--- Saved entries ---
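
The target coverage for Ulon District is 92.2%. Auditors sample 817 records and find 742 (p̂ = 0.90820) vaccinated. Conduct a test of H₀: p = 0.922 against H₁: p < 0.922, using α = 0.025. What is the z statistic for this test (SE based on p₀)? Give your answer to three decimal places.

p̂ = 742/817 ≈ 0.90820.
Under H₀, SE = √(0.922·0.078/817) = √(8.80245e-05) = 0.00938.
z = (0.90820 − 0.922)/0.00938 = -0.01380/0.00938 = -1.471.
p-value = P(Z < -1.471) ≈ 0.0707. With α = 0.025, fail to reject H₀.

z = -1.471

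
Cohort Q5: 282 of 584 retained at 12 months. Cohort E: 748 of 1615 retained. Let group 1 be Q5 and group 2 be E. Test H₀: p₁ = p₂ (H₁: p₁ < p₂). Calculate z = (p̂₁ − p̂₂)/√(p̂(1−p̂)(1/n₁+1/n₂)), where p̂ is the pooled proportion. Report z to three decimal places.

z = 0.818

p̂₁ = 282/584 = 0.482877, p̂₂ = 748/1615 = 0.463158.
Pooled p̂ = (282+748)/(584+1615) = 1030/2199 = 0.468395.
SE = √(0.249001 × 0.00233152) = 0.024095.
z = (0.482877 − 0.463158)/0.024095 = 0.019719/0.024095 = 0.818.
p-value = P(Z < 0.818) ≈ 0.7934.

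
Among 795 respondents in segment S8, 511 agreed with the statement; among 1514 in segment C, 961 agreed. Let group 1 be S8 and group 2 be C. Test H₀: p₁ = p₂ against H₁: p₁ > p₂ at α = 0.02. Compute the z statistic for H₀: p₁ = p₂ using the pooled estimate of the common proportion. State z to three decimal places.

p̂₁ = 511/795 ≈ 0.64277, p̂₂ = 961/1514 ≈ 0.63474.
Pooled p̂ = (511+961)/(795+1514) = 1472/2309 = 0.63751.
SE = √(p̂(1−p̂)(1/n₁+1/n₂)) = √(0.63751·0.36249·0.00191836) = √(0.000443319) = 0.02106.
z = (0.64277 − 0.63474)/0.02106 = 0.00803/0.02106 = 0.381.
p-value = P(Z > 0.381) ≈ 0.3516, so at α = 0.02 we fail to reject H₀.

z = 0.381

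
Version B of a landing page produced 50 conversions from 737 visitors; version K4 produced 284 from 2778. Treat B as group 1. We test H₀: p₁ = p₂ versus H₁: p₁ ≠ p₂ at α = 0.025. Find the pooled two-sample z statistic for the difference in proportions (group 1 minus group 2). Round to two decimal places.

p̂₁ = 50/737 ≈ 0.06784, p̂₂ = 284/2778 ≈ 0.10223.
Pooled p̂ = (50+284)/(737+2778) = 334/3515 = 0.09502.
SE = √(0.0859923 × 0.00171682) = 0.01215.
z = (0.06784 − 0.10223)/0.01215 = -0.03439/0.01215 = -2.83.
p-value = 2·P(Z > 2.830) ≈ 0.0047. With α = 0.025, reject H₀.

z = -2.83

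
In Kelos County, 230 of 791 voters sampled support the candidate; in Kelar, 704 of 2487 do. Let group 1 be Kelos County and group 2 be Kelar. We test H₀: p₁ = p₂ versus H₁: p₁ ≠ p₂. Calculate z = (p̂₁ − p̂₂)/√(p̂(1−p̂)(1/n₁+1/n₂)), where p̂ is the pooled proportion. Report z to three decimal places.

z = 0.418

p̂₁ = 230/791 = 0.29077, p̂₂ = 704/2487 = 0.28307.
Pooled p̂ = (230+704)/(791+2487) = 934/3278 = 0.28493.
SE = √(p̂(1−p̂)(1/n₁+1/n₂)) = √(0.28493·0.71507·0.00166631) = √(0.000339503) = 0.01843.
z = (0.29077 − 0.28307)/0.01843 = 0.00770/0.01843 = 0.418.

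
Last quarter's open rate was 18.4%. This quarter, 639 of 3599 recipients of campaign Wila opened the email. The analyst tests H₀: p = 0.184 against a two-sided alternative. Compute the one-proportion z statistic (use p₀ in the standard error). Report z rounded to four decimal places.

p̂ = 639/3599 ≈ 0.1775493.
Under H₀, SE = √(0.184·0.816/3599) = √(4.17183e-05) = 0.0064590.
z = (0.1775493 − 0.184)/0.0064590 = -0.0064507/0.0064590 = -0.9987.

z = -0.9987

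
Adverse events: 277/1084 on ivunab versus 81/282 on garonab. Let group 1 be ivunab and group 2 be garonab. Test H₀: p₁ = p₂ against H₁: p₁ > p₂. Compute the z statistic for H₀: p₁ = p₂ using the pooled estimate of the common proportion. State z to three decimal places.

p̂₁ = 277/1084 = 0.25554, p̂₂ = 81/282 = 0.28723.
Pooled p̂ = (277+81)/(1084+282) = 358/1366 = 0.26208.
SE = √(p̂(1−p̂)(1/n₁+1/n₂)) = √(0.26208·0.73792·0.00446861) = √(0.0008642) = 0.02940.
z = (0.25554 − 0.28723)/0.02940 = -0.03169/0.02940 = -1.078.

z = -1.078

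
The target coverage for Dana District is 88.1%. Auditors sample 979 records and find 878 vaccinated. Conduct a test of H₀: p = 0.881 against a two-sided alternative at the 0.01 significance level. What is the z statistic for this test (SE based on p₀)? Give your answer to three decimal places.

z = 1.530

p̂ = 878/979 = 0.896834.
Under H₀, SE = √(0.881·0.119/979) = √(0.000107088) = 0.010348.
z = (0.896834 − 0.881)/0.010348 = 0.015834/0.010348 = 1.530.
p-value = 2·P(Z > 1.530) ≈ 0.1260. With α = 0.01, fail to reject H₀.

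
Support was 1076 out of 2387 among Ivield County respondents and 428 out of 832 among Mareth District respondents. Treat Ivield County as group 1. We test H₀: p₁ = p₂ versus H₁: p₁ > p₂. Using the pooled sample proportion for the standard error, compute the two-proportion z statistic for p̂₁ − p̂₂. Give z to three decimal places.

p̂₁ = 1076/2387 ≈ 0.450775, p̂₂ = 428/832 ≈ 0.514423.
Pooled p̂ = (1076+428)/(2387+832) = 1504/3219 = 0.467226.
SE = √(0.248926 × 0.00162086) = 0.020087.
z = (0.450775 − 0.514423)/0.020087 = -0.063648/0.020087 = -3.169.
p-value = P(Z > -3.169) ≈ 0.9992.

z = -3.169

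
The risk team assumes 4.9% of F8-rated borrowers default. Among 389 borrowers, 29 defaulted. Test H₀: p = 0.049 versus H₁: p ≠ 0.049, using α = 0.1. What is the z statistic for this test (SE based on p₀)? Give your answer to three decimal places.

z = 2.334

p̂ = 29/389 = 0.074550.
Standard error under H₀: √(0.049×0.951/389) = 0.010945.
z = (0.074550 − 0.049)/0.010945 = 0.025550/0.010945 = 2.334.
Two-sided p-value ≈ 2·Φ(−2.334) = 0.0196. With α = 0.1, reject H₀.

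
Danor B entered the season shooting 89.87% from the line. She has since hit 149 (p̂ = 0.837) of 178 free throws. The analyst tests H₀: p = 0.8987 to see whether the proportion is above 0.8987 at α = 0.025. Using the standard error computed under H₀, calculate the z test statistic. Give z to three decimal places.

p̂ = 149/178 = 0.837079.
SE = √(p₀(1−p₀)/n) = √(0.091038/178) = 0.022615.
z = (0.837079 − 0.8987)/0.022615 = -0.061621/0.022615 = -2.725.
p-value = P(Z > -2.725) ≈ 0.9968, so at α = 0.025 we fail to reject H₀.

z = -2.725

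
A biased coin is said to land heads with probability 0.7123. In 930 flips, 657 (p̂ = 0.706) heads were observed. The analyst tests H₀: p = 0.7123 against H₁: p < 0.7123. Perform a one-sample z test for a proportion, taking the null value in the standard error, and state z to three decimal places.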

--- WORK TASK ---
Restate every record word for word.

--- OUTPUT FOR THIS TASK ---
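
The target coverage for Ulon District is 92.2%. Auditors sample 817 records and find 742 (p̂ = 0.90820) vaccinated. Conduct a test of H₀: p = 0.922 against H₁: p < 0.922, using α = 0.025. What is the z statistic for this test (SE based on p₀)? Give your answer to three decimal places.

p̂ = 742/817 ≈ 0.90820.
Under H₀, SE = √(0.922·0.078/817) = √(8.80245e-05) = 0.00938.
z = (0.90820 − 0.922)/0.00938 = -0.01380/0.00938 = -1.471.
p-value = P(Z < -1.471) ≈ 0.0707. With α = 0.025, fail to reject H₀.

z = -1.471

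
Cohort Q5: 282 of 584 retained at 12 months. Cohort E: 748 of 1615 retained. Let group 1 be Q5 and group 2 be E. Test H₀: p₁ = p₂ (H₁: p₁ < p₂). Calculate z = (p̂₁ − p̂₂)/√(p̂(1−p̂)(1/n₁+1/n₂)), where p̂ is the pooled proportion. Report z to three decimal places.

z = 0.818

p̂₁ = 282/584 = 0.482877, p̂₂ = 748/1615 = 0.463158.
Pooled p̂ = (282+748)/(584+1615) = 1030/2199 = 0.468395.
SE = √(0.249001 × 0.00233152) = 0.024095.
z = (0.482877 − 0.463158)/0.024095 = 0.019719/0.024095 = 0.818.
p-value = P(Z < 0.818) ≈ 0.7934.

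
Among 795 respondents in segment S8, 511 agreed with the statement; among 1514 in segment C, 961 agreed. Let group 1 be S8 and group 2 be C. Test H₀: p₁ = p₂ against H₁: p₁ > p₂ at α = 0.02. Compute the z statistic for H₀: p₁ = p₂ using the pooled estimate of the common proportion. State z to three decimal places.

p̂₁ = 511/795 ≈ 0.64277, p̂₂ = 961/1514 ≈ 0.63474.
Pooled p̂ = (511+961)/(795+1514) = 1472/2309 = 0.63751.
SE = √(p̂(1−p̂)(1/n₁+1/n₂)) = √(0.63751·0.36249·0.00191836) = √(0.000443319) = 0.02106.
z = (0.64277 − 0.63474)/0.02106 = 0.00803/0.02106 = 0.381.
p-value = P(Z > 0.381) ≈ 0.3516, so at α = 0.02 we fail to reject H₀.

z = 0.381

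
Version B of a landing page produced 50 conversions from 737 visitors; version K4 produced 284 from 2778. Treat B as group 1. We test H₀: p₁ = p₂ versus H₁: p₁ ≠ p₂ at α = 0.025. Find the pooled two-sample z statistic for the difference in proportions (group 1 minus group 2). Round to two decimal places.

p̂₁ = 50/737 ≈ 0.06784, p̂₂ = 284/2778 ≈ 0.10223.
Pooled p̂ = (50+284)/(737+2778) = 334/3515 = 0.09502.
SE = √(0.0859923 × 0.00171682) = 0.01215.
z = (0.06784 − 0.10223)/0.01215 = -0.03439/0.01215 = -2.83.
p-value = 2·P(Z > 2.830) ≈ 0.0047. With α = 0.025, reject H₀.

z = -2.83

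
In Kelos County, 230 of 791 voters sampled support the candidate; in Kelar, 704 of 2487 do. Let group 1 be Kelos County and group 2 be Kelar. We test H₀: p₁ = p₂ versus H₁: p₁ ≠ p₂. Calculate z = (p̂₁ − p̂₂)/√(p̂(1−p̂)(1/n₁+1/n₂)), where p̂ is the pooled proportion. Report z to three decimal places.

z = 0.418

p̂₁ = 230/791 = 0.29077, p̂₂ = 704/2487 = 0.28307.
Pooled p̂ = (230+704)/(791+2487) = 934/3278 = 0.28493.
SE = √(p̂(1−p̂)(1/n₁+1/n₂)) = √(0.28493·0.71507·0.00166631) = √(0.000339503) = 0.01843.
z = (0.29077 − 0.28307)/0.01843 = 0.00770/0.01843 = 0.418.

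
Last quarter's open rate was 18.4%. This quarter, 639 of 3599 recipients of campaign Wila opened the email. The analyst tests H₀: p = 0.184 against a two-sided alternative. Compute the one-proportion z statistic (use p₀ in the standard error). Report z rounded to four decimal places.

p̂ = 639/3599 ≈ 0.1775493.
Under H₀, SE = √(0.184·0.816/3599) = √(4.17183e-05) = 0.0064590.
z = (0.1775493 − 0.184)/0.0064590 = -0.0064507/0.0064590 = -0.9987.

z = -0.9987

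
Adverse events: 277/1084 on ivunab versus 81/282 on garonab. Let group 1 be ivunab and group 2 be garonab. Test H₀: p₁ = p₂ against H₁: p₁ > p₂. Compute the z statistic for H₀: p₁ = p₂ using the pooled estimate of the common proportion. State z to three decimal places.

p̂₁ = 277/1084 = 0.25554, p̂₂ = 81/282 = 0.28723.
Pooled p̂ = (277+81)/(1084+282) = 358/1366 = 0.26208.
SE = √(p̂(1−p̂)(1/n₁+1/n₂)) = √(0.26208·0.73792·0.00446861) = √(0.0008642) = 0.02940.
z = (0.25554 − 0.28723)/0.02940 = -0.03169/0.02940 = -1.078.

z = -1.078

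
The target coverage for Dana District is 88.1%. Auditors sample 979 records and find 878 vaccinated. Conduct a test of H₀: p = 0.881 against a two-sided alternative at the 0.01 significance level. What is the z statistic for this test (SE based on p₀)? Give your answer to three decimal places.

z = 1.530

p̂ = 878/979 = 0.896834.
Under H₀, SE = √(0.881·0.119/979) = √(0.000107088) = 0.010348.
z = (0.896834 − 0.881)/0.010348 = 0.015834/0.010348 = 1.530.
p-value = 2·P(Z > 1.530) ≈ 0.1260. With α = 0.01, fail to reject H₀.

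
Support was 1076 out of 2387 among Ivield County respondents and 428 out of 832 among Mareth District respondents. Treat Ivield County as group 1. We test H₀: p₁ = p₂ versus H₁: p₁ > p₂. Using the pooled sample proportion for the standard error, compute the two-proportion z statistic for p̂₁ − p̂₂. Give z to three decimal places.

p̂₁ = 1076/2387 ≈ 0.450775, p̂₂ = 428/832 ≈ 0.514423.
Pooled p̂ = (1076+428)/(2387+832) = 1504/3219 = 0.467226.
SE = √(0.248926 × 0.00162086) = 0.020087.
z = (0.450775 − 0.514423)/0.020087 = -0.063648/0.020087 = -3.169.
p-value = P(Z > -3.169) ≈ 0.9992.

z = -3.169

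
The risk team assumes 4.9% of F8-rated borrowers default. Among 389 borrowers, 29 defaulted. Test H₀: p = 0.049 versus H₁: p ≠ 0.049, using α = 0.1. What is the z statistic for this test (SE based on p₀)? Give your answer to three decimal places.

z = 2.334

p̂ = 29/389 = 0.074550.
Standard error under H₀: √(0.049×0.951/389) = 0.010945.
z = (0.074550 − 0.049)/0.010945 = 0.025550/0.010945 = 2.334.
Two-sided p-value ≈ 2·Φ(−2.334) = 0.0196. With α = 0.1, reject H₀.

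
Danor B entered the season shooting 89.87% from the line. She has since hit 149 (p̂ = 0.837) of 178 free throws. The analyst tests H₀: p = 0.8987 to see whether the proportion is above 0.8987 at α = 0.025. Using the standard error computed under H₀, calculate the z test statistic. Give z to three decimal places.

p̂ = 149/178 = 0.837079.
SE = √(p₀(1−p₀)/n) = √(0.091038/178) = 0.022615.
z = (0.837079 − 0.8987)/0.022615 = -0.061621/0.022615 = -2.725.
p-value = P(Z > -2.725) ≈ 0.9968, so at α = 0.025 we fail to reject H₀.

z = -2.725

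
A biased coin is said to land heads with probability 0.7123. In 930 flips, 657 (p̂ = 0.706) heads were observed. The analyst tests H₀: p = 0.7123 against H₁: p < 0.7123. Perform a one-sample z test for a proportion, taking the null value in the standard error, and state z to three decimal places.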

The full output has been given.